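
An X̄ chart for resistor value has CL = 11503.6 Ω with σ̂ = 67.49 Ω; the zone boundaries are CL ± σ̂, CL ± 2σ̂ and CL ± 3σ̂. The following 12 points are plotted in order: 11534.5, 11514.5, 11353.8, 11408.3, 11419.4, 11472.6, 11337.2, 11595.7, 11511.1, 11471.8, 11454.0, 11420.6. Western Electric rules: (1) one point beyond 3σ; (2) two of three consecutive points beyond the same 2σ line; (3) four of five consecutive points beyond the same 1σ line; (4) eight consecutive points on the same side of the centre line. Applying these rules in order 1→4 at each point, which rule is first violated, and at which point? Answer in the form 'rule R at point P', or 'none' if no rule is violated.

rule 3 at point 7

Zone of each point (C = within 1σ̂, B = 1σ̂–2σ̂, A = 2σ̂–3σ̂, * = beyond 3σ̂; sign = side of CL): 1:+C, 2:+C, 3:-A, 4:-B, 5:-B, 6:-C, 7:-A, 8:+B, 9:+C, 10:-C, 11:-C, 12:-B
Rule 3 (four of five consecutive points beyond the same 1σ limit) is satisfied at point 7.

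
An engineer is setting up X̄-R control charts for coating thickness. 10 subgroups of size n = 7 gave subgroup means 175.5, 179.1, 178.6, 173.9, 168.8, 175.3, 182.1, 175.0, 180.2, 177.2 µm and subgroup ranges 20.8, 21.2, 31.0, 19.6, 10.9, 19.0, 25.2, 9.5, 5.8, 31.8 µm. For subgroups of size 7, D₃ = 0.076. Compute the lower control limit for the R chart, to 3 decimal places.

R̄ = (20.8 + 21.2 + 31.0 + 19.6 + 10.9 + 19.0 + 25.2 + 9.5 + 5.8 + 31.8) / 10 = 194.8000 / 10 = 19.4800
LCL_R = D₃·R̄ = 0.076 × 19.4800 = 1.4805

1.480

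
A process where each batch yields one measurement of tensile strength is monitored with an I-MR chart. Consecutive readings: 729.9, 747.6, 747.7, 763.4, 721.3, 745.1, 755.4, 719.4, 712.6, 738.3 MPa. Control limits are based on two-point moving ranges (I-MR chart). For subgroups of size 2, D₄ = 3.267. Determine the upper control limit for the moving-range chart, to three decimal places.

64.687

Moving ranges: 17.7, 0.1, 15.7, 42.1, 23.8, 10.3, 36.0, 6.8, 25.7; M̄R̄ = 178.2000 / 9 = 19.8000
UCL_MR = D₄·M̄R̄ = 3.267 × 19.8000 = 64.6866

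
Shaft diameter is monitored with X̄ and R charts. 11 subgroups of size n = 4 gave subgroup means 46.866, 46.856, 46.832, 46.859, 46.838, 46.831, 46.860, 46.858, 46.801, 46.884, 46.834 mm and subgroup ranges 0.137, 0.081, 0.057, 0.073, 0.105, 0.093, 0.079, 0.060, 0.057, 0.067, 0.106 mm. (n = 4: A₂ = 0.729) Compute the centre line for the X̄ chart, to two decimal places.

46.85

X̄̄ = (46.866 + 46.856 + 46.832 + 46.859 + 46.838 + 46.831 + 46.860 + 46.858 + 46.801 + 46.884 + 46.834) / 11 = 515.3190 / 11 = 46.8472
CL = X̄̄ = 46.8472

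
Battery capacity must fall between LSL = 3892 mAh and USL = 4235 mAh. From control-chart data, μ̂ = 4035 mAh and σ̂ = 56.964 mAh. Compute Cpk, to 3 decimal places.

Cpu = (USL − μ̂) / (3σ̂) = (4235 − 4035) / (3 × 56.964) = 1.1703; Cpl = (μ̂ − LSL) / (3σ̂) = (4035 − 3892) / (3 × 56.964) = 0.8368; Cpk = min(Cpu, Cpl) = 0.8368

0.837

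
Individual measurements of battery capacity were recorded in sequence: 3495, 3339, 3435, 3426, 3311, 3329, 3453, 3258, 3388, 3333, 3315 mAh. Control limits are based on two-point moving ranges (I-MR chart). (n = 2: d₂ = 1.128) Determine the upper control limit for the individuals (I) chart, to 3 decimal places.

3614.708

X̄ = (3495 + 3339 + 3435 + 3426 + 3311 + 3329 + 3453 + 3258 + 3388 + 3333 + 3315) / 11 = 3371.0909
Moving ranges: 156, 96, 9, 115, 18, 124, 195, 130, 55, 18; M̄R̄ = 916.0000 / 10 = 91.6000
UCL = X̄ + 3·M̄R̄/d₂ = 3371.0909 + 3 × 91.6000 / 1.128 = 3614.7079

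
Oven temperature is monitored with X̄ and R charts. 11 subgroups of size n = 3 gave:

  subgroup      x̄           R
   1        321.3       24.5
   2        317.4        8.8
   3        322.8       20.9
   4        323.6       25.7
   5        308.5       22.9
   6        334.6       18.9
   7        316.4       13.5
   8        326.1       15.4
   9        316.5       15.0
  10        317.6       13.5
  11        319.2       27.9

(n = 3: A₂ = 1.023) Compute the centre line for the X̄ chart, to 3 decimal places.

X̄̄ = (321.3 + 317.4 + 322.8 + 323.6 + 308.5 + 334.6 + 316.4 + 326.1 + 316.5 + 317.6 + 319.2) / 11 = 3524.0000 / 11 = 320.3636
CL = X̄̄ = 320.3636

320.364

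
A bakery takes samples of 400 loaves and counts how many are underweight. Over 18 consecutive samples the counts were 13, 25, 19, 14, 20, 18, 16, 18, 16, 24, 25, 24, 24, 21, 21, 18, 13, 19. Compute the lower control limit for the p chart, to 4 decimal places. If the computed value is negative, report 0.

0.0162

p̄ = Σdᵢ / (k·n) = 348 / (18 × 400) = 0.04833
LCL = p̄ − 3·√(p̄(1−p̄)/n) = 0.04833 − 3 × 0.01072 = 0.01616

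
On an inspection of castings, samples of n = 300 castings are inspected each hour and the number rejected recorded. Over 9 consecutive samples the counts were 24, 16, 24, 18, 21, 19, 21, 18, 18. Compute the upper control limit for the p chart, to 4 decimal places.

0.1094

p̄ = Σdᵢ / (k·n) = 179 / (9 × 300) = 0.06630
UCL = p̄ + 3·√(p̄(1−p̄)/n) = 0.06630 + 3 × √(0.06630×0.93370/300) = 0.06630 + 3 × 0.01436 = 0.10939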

____________________

Write out each entry again, leaving every word as it is.

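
An X̄ chart for resistor value has CL = 11503.6 Ω with σ̂ = 67.49 Ω; the zone boundaries are CL ± σ̂, CL ± 2σ̂ and CL ± 3σ̂. The following 12 points are plotted in order: 11534.5, 11514.5, 11353.8, 11408.3, 11419.4, 11472.6, 11337.2, 11595.7, 11511.1, 11471.8, 11454.0, 11420.6. Western Electric rules: (1) one point beyond 3σ; (2) two of three consecutive points beyond the same 2σ line; (3) four of five consecutive points beyond the same 1σ line; (4) eight consecutive points on the same side of the centre line. Applying these rules in order 1→4 at each point, which rule is first violated, and at which point? Answer in the form 'rule R at point P', or 'none' if no rule is violated.

rule 3 at point 7

Zone of each point (C = within 1σ̂, B = 1σ̂–2σ̂, A = 2σ̂–3σ̂, * = beyond 3σ̂; sign = side of CL): 1:+C, 2:+C, 3:-A, 4:-B, 5:-B, 6:-C, 7:-A, 8:+B, 9:+C, 10:-C, 11:-C, 12:-B
Rule 3 (four of five consecutive points beyond the same 1σ limit) is satisfied at point 7.

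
An engineer is setting up X̄-R control charts for coating thickness. 10 subgroups of size n = 7 gave subgroup means 175.5, 179.1, 178.6, 173.9, 168.8, 175.3, 182.1, 175.0, 180.2, 177.2 µm and subgroup ranges 20.8, 21.2, 31.0, 19.6, 10.9, 19.0, 25.2, 9.5, 5.8, 31.8 µm. For subgroups of size 7, D₃ = 0.076. Compute the lower control limit for the R chart, to 3 decimal places.

R̄ = (20.8 + 21.2 + 31.0 + 19.6 + 10.9 + 19.0 + 25.2 + 9.5 + 5.8 + 31.8) / 10 = 194.8000 / 10 = 19.4800
LCL_R = D₃·R̄ = 0.076 × 19.4800 = 1.4805

1.480

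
A process where each batch yields one measurement of tensile strength is monitored with an I-MR chart. Consecutive readings: 729.9, 747.6, 747.7, 763.4, 721.3, 745.1, 755.4, 719.4, 712.6, 738.3 MPa. Control limits are based on two-point moving ranges (I-MR chart). For subgroups of size 2, D₄ = 3.267. Determine the upper control limit for the moving-range chart, to three decimal places.

64.687

Moving ranges: 17.7, 0.1, 15.7, 42.1, 23.8, 10.3, 36.0, 6.8, 25.7; M̄R̄ = 178.2000 / 9 = 19.8000
UCL_MR = D₄·M̄R̄ = 3.267 × 19.8000 = 64.6866

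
Shaft diameter is monitored with X̄ and R charts. 11 subgroups of size n = 4 gave subgroup means 46.866, 46.856, 46.832, 46.859, 46.838, 46.831, 46.860, 46.858, 46.801, 46.884, 46.834 mm and subgroup ranges 0.137, 0.081, 0.057, 0.073, 0.105, 0.093, 0.079, 0.060, 0.057, 0.067, 0.106 mm. (n = 4: A₂ = 0.729) Compute the centre line for the X̄ chart, to two decimal places.

46.85

X̄̄ = (46.866 + 46.856 + 46.832 + 46.859 + 46.838 + 46.831 + 46.860 + 46.858 + 46.801 + 46.884 + 46.834) / 11 = 515.3190 / 11 = 46.8472
CL = X̄̄ = 46.8472

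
Battery capacity must fall between LSL = 3892 mAh and USL = 4235 mAh. From control-chart data, μ̂ = 4035 mAh and σ̂ = 56.964 mAh. Compute Cpk, to 3 decimal places.

Cpu = (USL − μ̂) / (3σ̂) = (4235 − 4035) / (3 × 56.964) = 1.1703; Cpl = (μ̂ − LSL) / (3σ̂) = (4035 − 3892) / (3 × 56.964) = 0.8368; Cpk = min(Cpu, Cpl) = 0.8368

0.837

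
Individual measurements of battery capacity were recorded in sequence: 3495, 3339, 3435, 3426, 3311, 3329, 3453, 3258, 3388, 3333, 3315 mAh. Control limits are based on two-point moving ranges (I-MR chart). (n = 2: d₂ = 1.128) Determine the upper control limit for the individuals (I) chart, to 3 decimal places.

3614.708

X̄ = (3495 + 3339 + 3435 + 3426 + 3311 + 3329 + 3453 + 3258 + 3388 + 3333 + 3315) / 11 = 3371.0909
Moving ranges: 156, 96, 9, 115, 18, 124, 195, 130, 55, 18; M̄R̄ = 916.0000 / 10 = 91.6000
UCL = X̄ + 3·M̄R̄/d₂ = 3371.0909 + 3 × 91.6000 / 1.128 = 3614.7079

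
Oven temperature is monitored with X̄ and R charts. 11 subgroups of size n = 3 gave:

  subgroup      x̄           R
   1        321.3       24.5
   2        317.4        8.8
   3        322.8       20.9
   4        323.6       25.7
   5        308.5       22.9
   6        334.6       18.9
   7        316.4       13.5
   8        326.1       15.4
   9        316.5       15.0
  10        317.6       13.5
  11        319.2       27.9

(n = 3: A₂ = 1.023) Compute the centre line for the X̄ chart, to 3 decimal places.

X̄̄ = (321.3 + 317.4 + 322.8 + 323.6 + 308.5 + 334.6 + 316.4 + 326.1 + 316.5 + 317.6 + 319.2) / 11 = 3524.0000 / 11 = 320.3636
CL = X̄̄ = 320.3636

320.364

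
A bakery takes samples of 400 loaves and counts how many are underweight. Over 18 consecutive samples the counts were 13, 25, 19, 14, 20, 18, 16, 18, 16, 24, 25, 24, 24, 21, 21, 18, 13, 19. Compute the lower control limit for the p chart, to 4 decimal places. If the computed value is negative, report 0.

0.0162

p̄ = Σdᵢ / (k·n) = 348 / (18 × 400) = 0.04833
LCL = p̄ − 3·√(p̄(1−p̄)/n) = 0.04833 − 3 × 0.01072 = 0.01616

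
On an inspection of castings, samples of n = 300 castings are inspected each hour and the number rejected recorded. Over 9 consecutive samples the counts were 24, 16, 24, 18, 21, 19, 21, 18, 18. Compute the upper control limit for the p chart, to 4 decimal places.

0.1094

p̄ = Σdᵢ / (k·n) = 179 / (9 × 300) = 0.06630
UCL = p̄ + 3·√(p̄(1−p̄)/n) = 0.06630 + 3 × √(0.06630×0.93370/300) = 0.06630 + 3 × 0.01436 = 0.10939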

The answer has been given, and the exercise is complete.